What is needed. Please say how many lines in the records below contain the word "blocked", giving the number alone.

Saved data entries
○ ○ ○ ○ ○
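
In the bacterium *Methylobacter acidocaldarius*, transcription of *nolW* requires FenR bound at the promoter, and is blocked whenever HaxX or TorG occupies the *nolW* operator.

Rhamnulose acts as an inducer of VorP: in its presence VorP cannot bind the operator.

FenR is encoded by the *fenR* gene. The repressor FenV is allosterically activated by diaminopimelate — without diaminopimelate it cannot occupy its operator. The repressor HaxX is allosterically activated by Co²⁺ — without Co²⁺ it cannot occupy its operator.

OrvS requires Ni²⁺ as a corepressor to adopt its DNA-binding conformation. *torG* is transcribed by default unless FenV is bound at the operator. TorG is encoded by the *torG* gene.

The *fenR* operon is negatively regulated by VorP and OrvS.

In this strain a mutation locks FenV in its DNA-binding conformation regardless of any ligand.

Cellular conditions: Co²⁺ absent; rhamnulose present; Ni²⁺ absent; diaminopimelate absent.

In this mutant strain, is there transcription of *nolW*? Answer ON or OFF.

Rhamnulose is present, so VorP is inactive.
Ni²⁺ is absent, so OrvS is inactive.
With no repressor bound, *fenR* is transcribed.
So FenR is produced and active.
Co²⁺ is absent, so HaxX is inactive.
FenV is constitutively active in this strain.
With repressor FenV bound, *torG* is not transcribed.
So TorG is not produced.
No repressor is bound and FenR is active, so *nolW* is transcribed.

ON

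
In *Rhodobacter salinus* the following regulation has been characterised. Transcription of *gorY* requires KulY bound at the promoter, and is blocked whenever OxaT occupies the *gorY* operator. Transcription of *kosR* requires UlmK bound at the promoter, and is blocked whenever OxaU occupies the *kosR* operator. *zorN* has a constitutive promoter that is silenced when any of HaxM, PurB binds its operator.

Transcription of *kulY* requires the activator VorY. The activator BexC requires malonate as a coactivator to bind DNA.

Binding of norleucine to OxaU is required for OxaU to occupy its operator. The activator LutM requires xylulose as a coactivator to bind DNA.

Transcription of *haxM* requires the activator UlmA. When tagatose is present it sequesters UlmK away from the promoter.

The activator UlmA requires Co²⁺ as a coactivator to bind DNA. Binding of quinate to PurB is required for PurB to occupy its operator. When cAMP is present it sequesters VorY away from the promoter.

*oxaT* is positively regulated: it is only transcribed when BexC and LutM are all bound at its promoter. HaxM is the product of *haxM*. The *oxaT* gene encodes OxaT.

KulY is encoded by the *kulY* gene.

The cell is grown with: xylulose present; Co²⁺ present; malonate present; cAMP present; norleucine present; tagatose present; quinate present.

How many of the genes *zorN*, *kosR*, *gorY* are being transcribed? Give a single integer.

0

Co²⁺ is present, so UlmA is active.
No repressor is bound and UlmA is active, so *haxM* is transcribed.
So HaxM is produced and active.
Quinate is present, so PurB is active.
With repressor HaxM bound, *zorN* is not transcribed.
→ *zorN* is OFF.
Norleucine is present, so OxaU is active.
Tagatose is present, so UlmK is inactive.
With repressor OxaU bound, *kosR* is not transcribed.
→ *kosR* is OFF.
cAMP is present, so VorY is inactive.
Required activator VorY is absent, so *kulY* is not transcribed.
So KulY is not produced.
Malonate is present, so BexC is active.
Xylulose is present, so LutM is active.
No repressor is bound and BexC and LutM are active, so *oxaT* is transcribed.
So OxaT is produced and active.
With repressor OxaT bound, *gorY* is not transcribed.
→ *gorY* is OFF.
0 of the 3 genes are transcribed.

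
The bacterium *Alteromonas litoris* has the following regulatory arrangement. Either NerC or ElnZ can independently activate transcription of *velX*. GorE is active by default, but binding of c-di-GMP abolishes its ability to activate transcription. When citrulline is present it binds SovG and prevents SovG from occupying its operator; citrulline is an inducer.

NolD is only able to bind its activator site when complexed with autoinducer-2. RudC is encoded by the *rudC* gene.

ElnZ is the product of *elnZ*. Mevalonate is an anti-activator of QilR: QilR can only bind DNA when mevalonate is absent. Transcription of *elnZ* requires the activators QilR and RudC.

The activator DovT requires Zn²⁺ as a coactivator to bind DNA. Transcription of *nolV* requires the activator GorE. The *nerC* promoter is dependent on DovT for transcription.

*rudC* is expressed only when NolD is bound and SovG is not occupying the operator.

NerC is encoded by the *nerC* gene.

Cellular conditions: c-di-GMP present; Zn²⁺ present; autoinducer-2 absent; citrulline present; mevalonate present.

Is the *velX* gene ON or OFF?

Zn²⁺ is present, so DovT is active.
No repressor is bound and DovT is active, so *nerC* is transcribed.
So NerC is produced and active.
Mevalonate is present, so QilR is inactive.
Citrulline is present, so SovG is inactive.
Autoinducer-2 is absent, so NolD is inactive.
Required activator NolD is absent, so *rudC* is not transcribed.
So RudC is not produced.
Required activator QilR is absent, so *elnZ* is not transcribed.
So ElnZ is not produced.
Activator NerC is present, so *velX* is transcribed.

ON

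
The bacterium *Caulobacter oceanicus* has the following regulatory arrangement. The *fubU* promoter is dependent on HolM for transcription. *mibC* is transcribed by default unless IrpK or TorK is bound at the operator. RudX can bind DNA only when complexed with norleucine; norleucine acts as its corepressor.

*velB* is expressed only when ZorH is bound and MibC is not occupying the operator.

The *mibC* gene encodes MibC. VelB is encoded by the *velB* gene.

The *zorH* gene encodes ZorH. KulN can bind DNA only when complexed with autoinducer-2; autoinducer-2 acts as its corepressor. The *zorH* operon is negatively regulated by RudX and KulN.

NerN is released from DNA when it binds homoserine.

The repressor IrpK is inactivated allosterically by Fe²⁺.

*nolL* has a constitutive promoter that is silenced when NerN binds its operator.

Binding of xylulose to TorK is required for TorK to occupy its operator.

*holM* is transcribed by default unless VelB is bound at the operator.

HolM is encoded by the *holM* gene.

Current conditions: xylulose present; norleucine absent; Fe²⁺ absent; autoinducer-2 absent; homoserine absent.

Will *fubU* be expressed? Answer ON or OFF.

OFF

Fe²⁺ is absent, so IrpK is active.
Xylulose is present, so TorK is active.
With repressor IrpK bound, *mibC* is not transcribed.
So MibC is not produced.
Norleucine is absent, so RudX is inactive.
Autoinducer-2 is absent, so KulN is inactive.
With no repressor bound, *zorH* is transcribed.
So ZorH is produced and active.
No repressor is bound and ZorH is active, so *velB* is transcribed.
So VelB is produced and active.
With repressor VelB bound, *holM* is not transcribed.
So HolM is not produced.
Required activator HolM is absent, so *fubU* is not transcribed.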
○ ○ ○ ○ ○
Task output. 2